- **Assignment**: Go through the data below and gather each line containing "comprises".

- **Information**:

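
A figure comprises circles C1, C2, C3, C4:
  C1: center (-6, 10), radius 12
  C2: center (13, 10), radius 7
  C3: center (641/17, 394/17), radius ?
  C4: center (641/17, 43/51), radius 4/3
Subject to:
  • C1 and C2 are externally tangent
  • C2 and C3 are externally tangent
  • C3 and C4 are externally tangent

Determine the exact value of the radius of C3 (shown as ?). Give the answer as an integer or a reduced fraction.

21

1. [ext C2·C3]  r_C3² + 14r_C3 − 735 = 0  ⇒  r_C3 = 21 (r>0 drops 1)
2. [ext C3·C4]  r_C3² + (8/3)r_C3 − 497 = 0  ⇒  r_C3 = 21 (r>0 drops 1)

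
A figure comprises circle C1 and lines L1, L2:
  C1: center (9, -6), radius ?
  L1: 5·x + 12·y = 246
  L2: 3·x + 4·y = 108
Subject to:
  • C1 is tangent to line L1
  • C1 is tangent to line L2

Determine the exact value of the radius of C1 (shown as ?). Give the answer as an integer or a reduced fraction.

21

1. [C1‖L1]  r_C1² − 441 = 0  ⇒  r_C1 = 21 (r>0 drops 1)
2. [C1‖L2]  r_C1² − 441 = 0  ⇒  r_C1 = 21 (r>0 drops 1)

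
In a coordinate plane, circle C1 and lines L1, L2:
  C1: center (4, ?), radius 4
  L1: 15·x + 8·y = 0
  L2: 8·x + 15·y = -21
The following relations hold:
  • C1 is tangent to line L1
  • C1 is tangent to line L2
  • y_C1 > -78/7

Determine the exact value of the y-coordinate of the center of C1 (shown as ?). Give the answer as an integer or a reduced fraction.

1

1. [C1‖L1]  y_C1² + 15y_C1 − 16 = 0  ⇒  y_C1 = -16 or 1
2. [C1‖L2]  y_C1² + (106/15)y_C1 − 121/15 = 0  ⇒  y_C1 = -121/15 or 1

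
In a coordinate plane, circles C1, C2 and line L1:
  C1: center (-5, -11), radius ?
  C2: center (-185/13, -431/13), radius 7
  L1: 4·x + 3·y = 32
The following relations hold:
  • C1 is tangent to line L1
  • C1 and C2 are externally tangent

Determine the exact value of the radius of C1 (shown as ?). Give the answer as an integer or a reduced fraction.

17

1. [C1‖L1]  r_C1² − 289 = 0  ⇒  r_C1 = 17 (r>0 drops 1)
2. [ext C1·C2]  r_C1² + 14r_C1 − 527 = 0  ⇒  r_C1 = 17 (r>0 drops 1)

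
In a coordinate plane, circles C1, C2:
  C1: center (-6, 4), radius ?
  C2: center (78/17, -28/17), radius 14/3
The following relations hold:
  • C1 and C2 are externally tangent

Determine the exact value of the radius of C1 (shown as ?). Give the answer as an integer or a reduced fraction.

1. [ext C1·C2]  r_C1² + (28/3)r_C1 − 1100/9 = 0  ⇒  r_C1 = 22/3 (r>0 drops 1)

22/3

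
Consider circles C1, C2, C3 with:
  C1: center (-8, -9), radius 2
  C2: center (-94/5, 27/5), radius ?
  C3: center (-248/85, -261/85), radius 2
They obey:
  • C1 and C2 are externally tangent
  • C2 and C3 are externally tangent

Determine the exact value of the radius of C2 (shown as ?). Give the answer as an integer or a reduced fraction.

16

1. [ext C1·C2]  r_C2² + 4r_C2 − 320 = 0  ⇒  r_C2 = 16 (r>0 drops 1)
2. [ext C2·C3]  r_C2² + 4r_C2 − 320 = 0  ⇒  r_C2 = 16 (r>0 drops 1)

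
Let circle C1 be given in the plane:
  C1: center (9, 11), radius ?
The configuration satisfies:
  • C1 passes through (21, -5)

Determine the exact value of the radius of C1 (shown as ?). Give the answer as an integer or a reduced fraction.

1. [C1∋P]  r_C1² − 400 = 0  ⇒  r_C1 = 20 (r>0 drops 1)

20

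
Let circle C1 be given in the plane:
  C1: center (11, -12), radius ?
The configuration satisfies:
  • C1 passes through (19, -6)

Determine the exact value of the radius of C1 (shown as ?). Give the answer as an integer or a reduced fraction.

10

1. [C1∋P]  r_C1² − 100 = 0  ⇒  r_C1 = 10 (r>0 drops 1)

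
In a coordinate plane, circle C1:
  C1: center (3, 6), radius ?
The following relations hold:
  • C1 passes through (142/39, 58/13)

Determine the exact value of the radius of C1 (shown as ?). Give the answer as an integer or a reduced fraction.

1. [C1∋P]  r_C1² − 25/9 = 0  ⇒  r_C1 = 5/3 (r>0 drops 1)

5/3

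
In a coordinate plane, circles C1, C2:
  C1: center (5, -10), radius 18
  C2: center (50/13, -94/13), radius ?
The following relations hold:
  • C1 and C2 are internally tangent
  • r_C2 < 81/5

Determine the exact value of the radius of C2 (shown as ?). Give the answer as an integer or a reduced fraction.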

--

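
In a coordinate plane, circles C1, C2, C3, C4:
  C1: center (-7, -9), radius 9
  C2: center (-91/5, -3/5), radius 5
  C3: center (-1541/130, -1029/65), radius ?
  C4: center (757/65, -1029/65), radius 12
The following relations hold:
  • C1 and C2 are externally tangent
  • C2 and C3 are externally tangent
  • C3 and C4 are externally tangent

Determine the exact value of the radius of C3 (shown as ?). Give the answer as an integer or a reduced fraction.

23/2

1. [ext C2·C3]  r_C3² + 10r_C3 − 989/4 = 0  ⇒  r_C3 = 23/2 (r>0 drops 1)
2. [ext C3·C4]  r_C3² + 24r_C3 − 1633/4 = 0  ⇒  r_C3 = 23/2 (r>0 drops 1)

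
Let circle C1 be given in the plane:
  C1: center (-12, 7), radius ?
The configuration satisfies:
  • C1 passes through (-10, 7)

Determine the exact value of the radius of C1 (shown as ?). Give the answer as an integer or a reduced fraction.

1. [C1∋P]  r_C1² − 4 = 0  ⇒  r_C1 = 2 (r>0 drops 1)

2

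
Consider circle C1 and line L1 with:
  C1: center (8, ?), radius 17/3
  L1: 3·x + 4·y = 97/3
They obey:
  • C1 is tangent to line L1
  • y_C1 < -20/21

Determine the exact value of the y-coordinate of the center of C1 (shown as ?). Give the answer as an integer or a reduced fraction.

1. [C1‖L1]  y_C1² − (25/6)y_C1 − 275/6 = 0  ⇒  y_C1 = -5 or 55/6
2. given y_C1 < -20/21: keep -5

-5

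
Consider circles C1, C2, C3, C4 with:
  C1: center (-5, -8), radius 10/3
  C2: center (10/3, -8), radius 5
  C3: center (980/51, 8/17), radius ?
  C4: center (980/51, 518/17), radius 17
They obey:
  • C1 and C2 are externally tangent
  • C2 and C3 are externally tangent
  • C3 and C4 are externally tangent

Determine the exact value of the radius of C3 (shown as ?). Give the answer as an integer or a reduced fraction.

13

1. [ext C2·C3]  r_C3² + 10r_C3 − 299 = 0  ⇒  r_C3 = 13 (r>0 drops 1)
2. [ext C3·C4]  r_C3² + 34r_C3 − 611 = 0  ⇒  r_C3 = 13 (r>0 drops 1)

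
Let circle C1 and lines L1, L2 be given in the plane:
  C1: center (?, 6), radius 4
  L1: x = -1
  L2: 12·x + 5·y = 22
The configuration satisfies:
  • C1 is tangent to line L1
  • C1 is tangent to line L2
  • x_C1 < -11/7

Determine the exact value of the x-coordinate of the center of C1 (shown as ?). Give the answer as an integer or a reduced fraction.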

* * *

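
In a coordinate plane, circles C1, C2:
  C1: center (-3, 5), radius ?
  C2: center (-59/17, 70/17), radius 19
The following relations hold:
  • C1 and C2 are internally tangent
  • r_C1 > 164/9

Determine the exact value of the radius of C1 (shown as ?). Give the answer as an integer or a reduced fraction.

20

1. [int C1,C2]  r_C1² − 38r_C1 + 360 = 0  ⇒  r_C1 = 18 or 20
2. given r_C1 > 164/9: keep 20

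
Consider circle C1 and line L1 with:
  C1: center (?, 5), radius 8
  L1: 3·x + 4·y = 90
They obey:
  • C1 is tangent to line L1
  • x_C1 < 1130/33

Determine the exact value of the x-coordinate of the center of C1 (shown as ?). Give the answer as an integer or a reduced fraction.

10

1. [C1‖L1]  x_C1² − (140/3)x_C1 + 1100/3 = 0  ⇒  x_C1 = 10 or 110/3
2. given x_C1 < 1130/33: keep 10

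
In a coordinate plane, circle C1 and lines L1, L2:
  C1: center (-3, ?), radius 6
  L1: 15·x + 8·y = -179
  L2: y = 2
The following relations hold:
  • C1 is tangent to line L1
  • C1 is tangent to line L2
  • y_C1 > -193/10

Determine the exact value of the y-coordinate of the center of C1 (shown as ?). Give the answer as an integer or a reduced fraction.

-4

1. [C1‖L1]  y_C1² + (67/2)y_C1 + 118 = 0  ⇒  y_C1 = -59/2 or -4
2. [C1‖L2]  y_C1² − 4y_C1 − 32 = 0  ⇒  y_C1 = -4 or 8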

- **Finished exercise**:
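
A figure comprises circles C1, C2, C3, C4:
A figure comprises circle C1 and lines L1, L2: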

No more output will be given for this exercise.